[Collected data entries]
"""

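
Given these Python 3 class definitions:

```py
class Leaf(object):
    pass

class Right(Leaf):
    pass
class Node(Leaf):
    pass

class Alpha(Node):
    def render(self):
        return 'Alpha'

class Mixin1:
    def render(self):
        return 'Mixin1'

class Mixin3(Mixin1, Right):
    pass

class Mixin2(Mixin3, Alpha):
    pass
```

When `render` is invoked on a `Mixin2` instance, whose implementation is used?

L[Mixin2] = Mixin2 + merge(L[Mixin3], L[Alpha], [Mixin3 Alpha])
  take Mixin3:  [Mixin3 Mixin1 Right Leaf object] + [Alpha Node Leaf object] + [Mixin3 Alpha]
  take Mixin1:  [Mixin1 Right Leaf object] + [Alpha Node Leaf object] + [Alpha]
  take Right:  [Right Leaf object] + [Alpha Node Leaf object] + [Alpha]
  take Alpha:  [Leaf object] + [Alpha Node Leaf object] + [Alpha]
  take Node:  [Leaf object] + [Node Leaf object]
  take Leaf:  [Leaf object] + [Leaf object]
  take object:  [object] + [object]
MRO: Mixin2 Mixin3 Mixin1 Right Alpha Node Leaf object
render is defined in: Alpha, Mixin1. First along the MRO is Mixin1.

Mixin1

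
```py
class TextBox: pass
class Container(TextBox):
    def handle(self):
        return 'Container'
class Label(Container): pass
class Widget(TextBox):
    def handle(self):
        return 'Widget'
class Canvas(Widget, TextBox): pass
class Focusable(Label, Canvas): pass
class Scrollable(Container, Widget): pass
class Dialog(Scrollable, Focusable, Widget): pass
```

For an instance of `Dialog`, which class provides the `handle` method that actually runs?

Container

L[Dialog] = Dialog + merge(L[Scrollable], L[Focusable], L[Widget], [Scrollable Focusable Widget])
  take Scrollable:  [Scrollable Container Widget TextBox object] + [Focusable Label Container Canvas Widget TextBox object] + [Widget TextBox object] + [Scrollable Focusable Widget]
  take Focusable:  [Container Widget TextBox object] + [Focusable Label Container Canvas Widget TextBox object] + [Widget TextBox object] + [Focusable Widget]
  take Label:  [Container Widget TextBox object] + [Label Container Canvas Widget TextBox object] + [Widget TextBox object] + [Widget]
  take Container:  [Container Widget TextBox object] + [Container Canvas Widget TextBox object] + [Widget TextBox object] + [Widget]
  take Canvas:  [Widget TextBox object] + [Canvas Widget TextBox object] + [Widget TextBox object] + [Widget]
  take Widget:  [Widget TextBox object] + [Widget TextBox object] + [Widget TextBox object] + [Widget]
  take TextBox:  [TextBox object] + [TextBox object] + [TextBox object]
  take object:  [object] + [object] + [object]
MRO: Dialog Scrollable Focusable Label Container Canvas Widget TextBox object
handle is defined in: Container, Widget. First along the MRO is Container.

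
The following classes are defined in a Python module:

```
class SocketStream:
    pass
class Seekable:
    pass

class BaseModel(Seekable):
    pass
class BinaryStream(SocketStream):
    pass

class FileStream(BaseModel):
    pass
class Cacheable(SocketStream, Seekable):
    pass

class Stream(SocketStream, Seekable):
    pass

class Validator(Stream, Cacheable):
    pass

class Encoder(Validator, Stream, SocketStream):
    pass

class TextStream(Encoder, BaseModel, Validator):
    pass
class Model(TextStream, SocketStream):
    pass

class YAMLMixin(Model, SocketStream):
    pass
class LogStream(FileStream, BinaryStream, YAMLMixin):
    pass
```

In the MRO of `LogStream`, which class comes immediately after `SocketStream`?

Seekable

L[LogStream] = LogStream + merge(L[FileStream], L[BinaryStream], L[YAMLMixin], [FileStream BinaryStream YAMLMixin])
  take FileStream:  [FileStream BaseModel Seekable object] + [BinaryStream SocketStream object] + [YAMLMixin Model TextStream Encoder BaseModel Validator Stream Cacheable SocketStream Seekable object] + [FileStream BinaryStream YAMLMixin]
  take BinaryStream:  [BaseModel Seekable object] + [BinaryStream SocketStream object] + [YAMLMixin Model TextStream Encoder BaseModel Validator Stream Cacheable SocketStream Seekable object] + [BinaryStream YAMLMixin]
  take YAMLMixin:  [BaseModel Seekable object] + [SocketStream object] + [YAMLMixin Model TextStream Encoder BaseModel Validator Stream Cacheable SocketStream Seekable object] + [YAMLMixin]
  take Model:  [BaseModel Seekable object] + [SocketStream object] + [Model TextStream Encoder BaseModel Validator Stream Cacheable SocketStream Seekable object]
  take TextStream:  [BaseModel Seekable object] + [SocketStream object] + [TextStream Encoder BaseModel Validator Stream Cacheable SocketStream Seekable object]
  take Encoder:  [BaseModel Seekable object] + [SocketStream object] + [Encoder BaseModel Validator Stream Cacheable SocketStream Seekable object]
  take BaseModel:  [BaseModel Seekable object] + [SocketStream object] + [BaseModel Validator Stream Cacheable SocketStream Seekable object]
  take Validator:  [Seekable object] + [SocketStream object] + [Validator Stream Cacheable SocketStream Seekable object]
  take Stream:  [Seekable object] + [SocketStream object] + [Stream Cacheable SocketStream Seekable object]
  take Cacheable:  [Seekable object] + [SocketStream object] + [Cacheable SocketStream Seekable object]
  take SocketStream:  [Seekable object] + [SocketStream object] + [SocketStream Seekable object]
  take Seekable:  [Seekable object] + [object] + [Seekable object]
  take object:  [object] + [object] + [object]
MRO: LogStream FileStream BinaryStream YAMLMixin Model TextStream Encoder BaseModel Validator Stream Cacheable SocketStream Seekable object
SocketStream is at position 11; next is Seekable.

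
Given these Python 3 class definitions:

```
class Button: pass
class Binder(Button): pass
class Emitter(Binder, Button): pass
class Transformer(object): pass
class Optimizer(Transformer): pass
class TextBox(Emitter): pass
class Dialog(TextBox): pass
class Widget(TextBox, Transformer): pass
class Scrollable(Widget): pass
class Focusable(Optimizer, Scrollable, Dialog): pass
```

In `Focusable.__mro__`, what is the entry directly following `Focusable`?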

"""

- _Task goal_:
Copy out every line above where "following" is present.

- _Result of this exercise_:
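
The following classes are defined in a Python module:
In `Focusable.__mro__`, what is the entry directly following `Focusable`?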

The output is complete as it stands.